WORK INSTRUCTIONS: Each record below needs to be copied out exactly as it stands.

****

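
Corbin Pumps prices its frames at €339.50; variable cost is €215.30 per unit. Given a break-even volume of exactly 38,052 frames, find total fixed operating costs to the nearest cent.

Unit CM = price − variable cost = €339.50 − €215.30 = €124.20.
Since BE = FC / CM, FC = 38,052 × €124.20 = €4,726,058.40.

€4,726,058.40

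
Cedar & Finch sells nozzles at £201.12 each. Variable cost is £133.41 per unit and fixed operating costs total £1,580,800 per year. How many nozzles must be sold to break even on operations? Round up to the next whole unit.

Contribution margin per unit = £201.12 − £133.41 = £67.71.
Units to break even: £1,580,800 ÷ £67.71 = 23,346.63, rounded up to 23,347.

23,347 nozzles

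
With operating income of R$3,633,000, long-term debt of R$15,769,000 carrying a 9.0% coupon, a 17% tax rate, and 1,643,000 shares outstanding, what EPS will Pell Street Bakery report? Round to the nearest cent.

R$1.12

Pre-tax income = R$3,633,000 − R$1,419,210.00 = R$2,213,790.00.
Net income = R$2,213,790.00 × (1 − 0.17) = R$1,837,445.70.
Per share: R$1,837,445.70 / 1,643,000 shares = R$1.12.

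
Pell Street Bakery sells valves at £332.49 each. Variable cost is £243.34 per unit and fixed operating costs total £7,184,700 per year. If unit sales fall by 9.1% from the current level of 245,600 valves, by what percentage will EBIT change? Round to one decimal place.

-13.5%

Contribution at this volume is 245,600 × £89.15 = £21,895,240.00.
EBIT = £21,895,240.00 − £7,184,700 = £14,710,540.00.
So DOL = total CM / EBIT = £21,895,240.00 / £14,710,540.00 = 1.4884.
%ΔEBIT = DOL × %ΔSales = 1.4884 × -9.1% = -13.5%.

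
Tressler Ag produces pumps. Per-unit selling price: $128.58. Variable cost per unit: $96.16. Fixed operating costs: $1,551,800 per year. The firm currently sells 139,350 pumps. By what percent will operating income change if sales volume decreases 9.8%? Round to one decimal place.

At 139,350 units, contribution = 139,350 × $32.42 = $4,517,727.00.
Subtracting fixed costs: EBIT = $4,517,727.00 − $1,551,800 = $2,965,927.00.
So DOL = total CM / EBIT = $4,517,727.00 / $2,965,927.00 = 1.5232.
So EBIT moves 1.5232 × (-9.8%) = -14.9%.

-14.9%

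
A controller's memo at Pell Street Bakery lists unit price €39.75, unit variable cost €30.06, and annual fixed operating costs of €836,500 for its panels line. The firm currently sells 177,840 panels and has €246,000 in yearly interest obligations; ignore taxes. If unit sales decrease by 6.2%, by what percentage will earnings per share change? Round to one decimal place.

Contribution at this volume is 177,840 × €9.69 = €1,723,269.60.
Subtracting fixed costs: EBIT = €1,723,269.60 − €836,500 = €886,769.60.
After interest of €246,000.00, pre-tax earnings = €640,769.60.
DCL = total CM / (EBIT − I) = €1,723,269.60 / €640,769.60 = 2.6894.
%ΔEPS = DCL × %ΔSales = 2.6894 × -6.2% = -16.7%.

-16.7%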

****

REPLY:
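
Corbin Pumps prices its frames at €339.50; variable cost is €215.30 per unit. Given a break-even volume of exactly 38,052 frames, find total fixed operating costs to the nearest cent.

Unit CM = price − variable cost = €339.50 − €215.30 = €124.20.
Since BE = FC / CM, FC = 38,052 × €124.20 = €4,726,058.40.

€4,726,058.40

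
Cedar & Finch sells nozzles at £201.12 each. Variable cost is £133.41 per unit and fixed operating costs total £1,580,800 per year. How many nozzles must be sold to break even on operations? Round up to the next whole unit.

Contribution margin per unit = £201.12 − £133.41 = £67.71.
Units to break even: £1,580,800 ÷ £67.71 = 23,346.63, rounded up to 23,347.

23,347 nozzles

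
With operating income of R$3,633,000, long-term debt of R$15,769,000 carrying a 9.0% coupon, a 17% tax rate, and 1,643,000 shares outstanding, what EPS will Pell Street Bakery report? Round to the nearest cent.

R$1.12

Pre-tax income = R$3,633,000 − R$1,419,210.00 = R$2,213,790.00.
Net income = R$2,213,790.00 × (1 − 0.17) = R$1,837,445.70.
Per share: R$1,837,445.70 / 1,643,000 shares = R$1.12.

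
Pell Street Bakery sells valves at £332.49 each. Variable cost is £243.34 per unit and fixed operating costs total £7,184,700 per year. If unit sales fall by 9.1% from the current level of 245,600 valves, by what percentage will EBIT change? Round to one decimal place.

-13.5%

Contribution at this volume is 245,600 × £89.15 = £21,895,240.00.
EBIT = £21,895,240.00 − £7,184,700 = £14,710,540.00.
So DOL = total CM / EBIT = £21,895,240.00 / £14,710,540.00 = 1.4884.
%ΔEBIT = DOL × %ΔSales = 1.4884 × -9.1% = -13.5%.

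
Tressler Ag produces pumps. Per-unit selling price: $128.58. Variable cost per unit: $96.16. Fixed operating costs: $1,551,800 per year. The firm currently sells 139,350 pumps. By what percent will operating income change if sales volume decreases 9.8%? Round to one decimal place.

At 139,350 units, contribution = 139,350 × $32.42 = $4,517,727.00.
Subtracting fixed costs: EBIT = $4,517,727.00 − $1,551,800 = $2,965,927.00.
So DOL = total CM / EBIT = $4,517,727.00 / $2,965,927.00 = 1.5232.
So EBIT moves 1.5232 × (-9.8%) = -14.9%.

-14.9%

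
A controller's memo at Pell Street Bakery lists unit price €39.75, unit variable cost €30.06, and annual fixed operating costs of €836,500 for its panels line. The firm currently sells 177,840 panels and has €246,000 in yearly interest obligations; ignore taxes. If unit sales decrease by 6.2%, by what percentage will earnings per share change? Round to one decimal place.

Contribution at this volume is 177,840 × €9.69 = €1,723,269.60.
Subtracting fixed costs: EBIT = €1,723,269.60 − €836,500 = €886,769.60.
After interest of €246,000.00, pre-tax earnings = €640,769.60.
DCL = total CM / (EBIT − I) = €1,723,269.60 / €640,769.60 = 2.6894.
%ΔEPS = DCL × %ΔSales = 2.6894 × -6.2% = -16.7%.

-16.7%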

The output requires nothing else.